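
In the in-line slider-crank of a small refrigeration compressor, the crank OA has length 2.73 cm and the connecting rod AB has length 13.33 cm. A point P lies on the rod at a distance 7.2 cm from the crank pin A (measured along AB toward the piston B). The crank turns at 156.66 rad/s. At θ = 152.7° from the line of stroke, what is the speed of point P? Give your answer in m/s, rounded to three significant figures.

2.49

ω = 156.7 rad/s.  Crank-pin speed |V_A| = rω = 4.2768 m/s, perpendicular to OA.
Rod angle: sinφ = −(r/L) sinθ ⇒ φ = -5.390°; ω_rod = −rω cosθ/√(L²−r²sin²θ) = +28.637 rad/s.
V_P = V_A + ω_rod × AP, with AP = 0.072 m along the rod.
Components: V_Px = −rω sinθ − a·ω_rod·sinφ = -1.7679 m/s;  V_Py = rω cosθ + a·ω_rod·cosφ = -1.7477 m/s.
|V_P| = √(V_Px² + V_Py²) = 2.4859 m/s.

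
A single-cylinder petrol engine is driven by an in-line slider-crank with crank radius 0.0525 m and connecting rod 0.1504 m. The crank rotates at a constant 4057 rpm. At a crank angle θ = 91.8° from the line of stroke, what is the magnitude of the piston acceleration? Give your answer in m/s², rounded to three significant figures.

3820

ω = 2π·4057/60 = 424.8 rad/s
x(θ) = r cosθ + √(L² − r² sin²θ); with ω constant, a = ω²·d²x/dθ².
d²x/dθ² = −r cosθ − r²(cos2θ)/√u − r⁴ sin²2θ/(4u^{3/2}),  u = L² − r² sin²θ = 0.0198666 m².
Substituting r = 0.0525 m, L = 0.1504 m, θ = 91.8°: d²x/dθ² = +0.021163 m.
a = ω²·d²x/dθ² = (424.8)²·(+0.021163) = +3819.8 m/s²;  |a| = 3819.8 m/s².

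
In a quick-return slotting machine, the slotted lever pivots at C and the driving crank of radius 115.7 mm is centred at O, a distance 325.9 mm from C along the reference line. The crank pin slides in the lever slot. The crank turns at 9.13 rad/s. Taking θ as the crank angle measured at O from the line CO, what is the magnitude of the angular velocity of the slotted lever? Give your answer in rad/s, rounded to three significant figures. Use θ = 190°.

ω = 9.13 rad/s
Crank pin A relative to C: A = (d + r cosθ, r sinθ); lever angle φ = atan2(r sinθ, d + r cosθ).
Differentiating tanφ: φ̇ = rω(d cosθ + r)/(d² + r² + 2dr cosθ).
d² + r² + 2dr cosθ = |CA|² = 0.0453297 m²;  d cosθ + r = -0.20525 m.
|ω_lever| = |0.1157·9.13·-0.20525| / 0.0453297 = 4.783 rad/s.

4.78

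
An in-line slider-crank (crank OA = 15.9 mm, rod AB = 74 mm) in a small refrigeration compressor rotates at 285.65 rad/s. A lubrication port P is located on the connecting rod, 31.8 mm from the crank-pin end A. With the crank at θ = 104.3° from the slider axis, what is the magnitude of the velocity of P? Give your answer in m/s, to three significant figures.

ω = 285.6 rad/s.  Crank-pin speed |V_A| = rω = 4.5418 m/s, perpendicular to OA.
Rod angle: sinφ = −(r/L) sinθ ⇒ φ = -12.017°; ω_rod = −rω cosθ/√(L²−r²sin²θ) = +15.5 rad/s.
V_P = V_A + ω_rod × AP, with AP = 0.0318 m along the rod.
Components: V_Px = −rω sinθ − a·ω_rod·sinφ = -4.2985 m/s;  V_Py = rω cosθ + a·ω_rod·cosφ = -0.63975 m/s.
|V_P| = √(V_Px² + V_Py²) = 4.3458 m/s.

4.35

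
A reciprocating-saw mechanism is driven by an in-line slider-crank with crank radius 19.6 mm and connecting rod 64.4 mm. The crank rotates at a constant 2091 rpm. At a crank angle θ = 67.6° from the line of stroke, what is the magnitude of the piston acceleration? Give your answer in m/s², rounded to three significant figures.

150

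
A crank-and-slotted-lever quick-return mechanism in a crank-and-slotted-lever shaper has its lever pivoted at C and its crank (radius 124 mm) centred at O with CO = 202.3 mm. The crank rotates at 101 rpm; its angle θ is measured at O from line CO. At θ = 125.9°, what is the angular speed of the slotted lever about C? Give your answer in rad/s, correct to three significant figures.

0.262

ω = 10.58 rad/s (from 101 rpm).
Crank pin A relative to C: A = (d + r cosθ, r sinθ); lever angle φ = atan2(r sinθ, d + r cosθ).
Differentiating tanφ: φ̇ = rω(d cosθ + r)/(d² + r² + 2dr cosθ).
d² + r² + 2dr cosθ = |CA|² = 0.0268828 m²;  d cosθ + r = +0.0053769 m.
|ω_lever| = |0.124·10.58·+0.0053769| / 0.0268828 = 0.26232 rad/s.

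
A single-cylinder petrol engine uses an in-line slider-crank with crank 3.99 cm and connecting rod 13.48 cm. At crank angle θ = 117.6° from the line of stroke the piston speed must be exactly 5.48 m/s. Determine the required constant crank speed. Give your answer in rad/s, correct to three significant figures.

181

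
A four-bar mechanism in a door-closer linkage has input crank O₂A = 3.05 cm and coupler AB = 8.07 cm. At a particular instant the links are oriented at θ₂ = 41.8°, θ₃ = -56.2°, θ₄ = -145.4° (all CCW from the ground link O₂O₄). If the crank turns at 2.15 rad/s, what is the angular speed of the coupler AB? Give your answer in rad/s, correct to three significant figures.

0.102

ω₂ = 2.15 rad/s
Differentiating the loop-closure r₂e^{iθ₂}+r₃e^{iθ₃}=r₁+r₄e^{iθ₄} gives r₂ω₂e^{iθ₂}+r₃ω₃e^{iθ₃}=r₄ω₄e^{iθ₄}.
Eliminating the other unknown: ω₃ = r₂ω₂ sin(θ₄−θ₂) / [r₃ sin(θ₃−θ₄)].
Numerator sine = +0.12533; denominator sine = +0.99990.
Result = 0.0305·2.15·(+0.12533) / (0.0807·(+0.99990)) = +0.10185 rad/s; magnitude 0.10185 rad/s.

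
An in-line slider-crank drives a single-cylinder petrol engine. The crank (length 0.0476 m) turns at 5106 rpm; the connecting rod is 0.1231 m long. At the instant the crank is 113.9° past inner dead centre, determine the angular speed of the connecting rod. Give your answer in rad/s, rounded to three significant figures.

ω = 534.7 rad/s (converted from 5106 rpm).
The rod makes angle φ with the slider axis where L sinφ = r sinθ; differentiating, L cosφ·φ̇ = r ω cosθ.
L cosφ = √(L² − r² sin²θ) = 0.11515 m.
|ω_rod| = r ω |cosθ| / √(L² − r² sin²θ) = 0.0476·534.7·0.40514/0.11515 = 89.548 rad/s.

89.5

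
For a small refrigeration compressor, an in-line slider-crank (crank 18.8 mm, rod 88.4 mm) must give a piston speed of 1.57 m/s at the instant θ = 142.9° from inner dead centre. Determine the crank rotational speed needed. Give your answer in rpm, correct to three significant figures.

1590

For an in-line slider-crank, |v_piston| = rω|sinθ|·[1 + r cosθ/√(L² − r² sin²θ)].
With r = 0.0188 m, L = 0.0884 m, θ = 142.9°: the bracketed kinematic factor |dx/dθ| = 0.0094007 m.
ω = v/|dx/dθ| = 1.57/0.0094007 = 167.01 rad/s.
N = 60ω/(2π) = 1594.8 rpm.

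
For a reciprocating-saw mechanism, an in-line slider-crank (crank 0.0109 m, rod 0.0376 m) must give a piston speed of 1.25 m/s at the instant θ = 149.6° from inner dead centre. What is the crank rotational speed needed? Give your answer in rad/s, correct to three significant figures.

303

For an in-line slider-crank, |v_piston| = rω|sinθ|·[1 + r cosθ/√(L² − r² sin²θ)].
With r = 0.0109 m, L = 0.0376 m, θ = 149.6°: the bracketed kinematic factor |dx/dθ| = 0.0041215 m.
ω = v/|dx/dθ| = 1.25/0.0041215 = 303.28 rad/s.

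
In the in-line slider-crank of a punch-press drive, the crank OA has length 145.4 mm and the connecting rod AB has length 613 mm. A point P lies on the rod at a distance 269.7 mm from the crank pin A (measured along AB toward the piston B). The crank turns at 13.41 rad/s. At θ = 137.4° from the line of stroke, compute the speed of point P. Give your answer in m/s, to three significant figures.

ω = 13.41 rad/s.  Crank-pin speed |V_A| = rω = 1.9498 m/s, perpendicular to OA.
Rod angle: sinφ = −(r/L) sinθ ⇒ φ = -9.239°; ω_rod = −rω cosθ/√(L²−r²sin²θ) = +2.3721 rad/s.
V_P = V_A + ω_rod × AP, with AP = 0.2697 m along the rod.
Components: V_Px = −rω sinθ − a·ω_rod·sinφ = -1.2171 m/s;  V_Py = rω cosθ + a·ω_rod·cosφ = -0.80379 m/s.
|V_P| = √(V_Px² + V_Py²) = 1.4585 m/s.

1.46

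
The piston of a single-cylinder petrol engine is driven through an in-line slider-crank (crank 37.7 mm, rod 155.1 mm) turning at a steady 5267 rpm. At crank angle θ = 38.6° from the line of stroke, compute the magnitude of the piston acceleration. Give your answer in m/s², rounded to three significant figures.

ω = 2π·5267/60 = 551.6 rad/s
x(θ) = r cosθ + √(L² − r² sin²θ); with ω constant, a = ω²·d²x/dθ².
d²x/dθ² = −r cosθ − r²(cos2θ)/√u − r⁴ sin²2θ/(4u^{3/2}),  u = L² − r² sin²θ = 0.0235028 m².
Substituting r = 0.0377 m, L = 0.1551 m, θ = 38.6°: d²x/dθ² = -0.031651 m.
a = ω²·d²x/dθ² = (551.6)²·(-0.031651) = -9628.6 m/s²;  |a| = 9628.6 m/s².

9630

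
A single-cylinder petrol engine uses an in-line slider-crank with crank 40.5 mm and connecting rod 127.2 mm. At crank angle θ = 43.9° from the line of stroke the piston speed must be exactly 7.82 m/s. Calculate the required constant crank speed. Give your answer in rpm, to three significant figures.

2150

For an in-line slider-crank, |v_piston| = rω|sinθ|·[1 + r cosθ/√(L² − r² sin²θ)].
With r = 0.0405 m, L = 0.1272 m, θ = 43.9°: the bracketed kinematic factor |dx/dθ| = 0.034689 m.
ω = v/|dx/dθ| = 7.82/0.034689 = 225.43 rad/s.
N = 60ω/(2π) = 2152.7 rpm.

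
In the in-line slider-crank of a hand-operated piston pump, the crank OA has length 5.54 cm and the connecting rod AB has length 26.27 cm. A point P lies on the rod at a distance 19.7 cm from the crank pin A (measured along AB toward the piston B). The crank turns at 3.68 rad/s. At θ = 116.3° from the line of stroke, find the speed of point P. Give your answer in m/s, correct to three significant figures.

ω = 3.68 rad/s.  Crank-pin speed |V_A| = rω = 0.20387 m/s, perpendicular to OA.
Rod angle: sinφ = −(r/L) sinθ ⇒ φ = -10.898°; ω_rod = −rω cosθ/√(L²−r²sin²θ) = +0.35017 rad/s.
V_P = V_A + ω_rod × AP, with AP = 0.197 m along the rod.
Components: V_Px = −rω sinθ − a·ω_rod·sinφ = -0.16973 m/s;  V_Py = rω cosθ + a·ω_rod·cosφ = -0.022591 m/s.
|V_P| = √(V_Px² + V_Py²) = 0.17122 m/s.

0.171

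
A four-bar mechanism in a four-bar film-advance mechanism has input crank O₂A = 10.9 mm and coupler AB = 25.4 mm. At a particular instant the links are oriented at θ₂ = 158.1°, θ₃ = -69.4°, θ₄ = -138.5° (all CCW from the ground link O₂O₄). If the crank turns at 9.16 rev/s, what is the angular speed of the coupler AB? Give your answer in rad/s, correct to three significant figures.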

------------

## [What this task involves]
Print out, without change, each line from the line holding "In the in-line slider-crank of a hand-operated" to the final line of the material.

## [Expected output]
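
In the in-line slider-crank of a hand-operated piston pump, the crank OA has length 5.54 cm and the connecting rod AB has length 26.27 cm. A point P lies on the rod at a distance 19.7 cm from the crank pin A (measured along AB toward the piston B). The crank turns at 3.68 rad/s. At θ = 116.3° from the line of stroke, find the speed of point P. Give your answer in m/s, correct to three significant figures.

ω = 3.68 rad/s.  Crank-pin speed |V_A| = rω = 0.20387 m/s, perpendicular to OA.
Rod angle: sinφ = −(r/L) sinθ ⇒ φ = -10.898°; ω_rod = −rω cosθ/√(L²−r²sin²θ) = +0.35017 rad/s.
V_P = V_A + ω_rod × AP, with AP = 0.197 m along the rod.
Components: V_Px = −rω sinθ − a·ω_rod·sinφ = -0.16973 m/s;  V_Py = rω cosθ + a·ω_rod·cosφ = -0.022591 m/s.
|V_P| = √(V_Px² + V_Py²) = 0.17122 m/s.

0.171

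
A four-bar mechanism in a four-bar film-advance mechanism has input crank O₂A = 10.9 mm and coupler AB = 25.4 mm. At a particular instant the links are oriented at θ₂ = 158.1°, θ₃ = -69.4°, θ₄ = -138.5° (all CCW from the ground link O₂O₄). If the crank turns at 9.16 rev/s, what is the angular speed of the coupler AB? Give your answer in rad/s, correct to three significant figures.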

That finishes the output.